*** Opening Data listing ***

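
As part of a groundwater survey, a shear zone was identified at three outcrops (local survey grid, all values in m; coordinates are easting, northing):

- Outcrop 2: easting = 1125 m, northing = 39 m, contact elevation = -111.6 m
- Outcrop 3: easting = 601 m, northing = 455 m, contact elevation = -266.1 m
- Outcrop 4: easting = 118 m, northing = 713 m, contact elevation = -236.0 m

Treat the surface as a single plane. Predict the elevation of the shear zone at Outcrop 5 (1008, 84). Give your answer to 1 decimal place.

-80.2 m

Let the plane be z = a·easting + b·northing + c.
Outcrop 3−Outcrop 2: −524a + 416b = −154.5;  Outcrop 4−Outcrop 2: −1007a + 674b = −124.4.
Solving gives a = −0.796863, b = −1.375135.
Then c = -111.6 − a·1125 − b·39 = 838.50.
At (1008, 84): z = −803.2 − 115.5 + 838.50 = -80.2 m.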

*** Closing Data listing ***

* _What to do_
Tally the lines in the listing that hold "contact" and report the number alone.

* _Worked solution_
3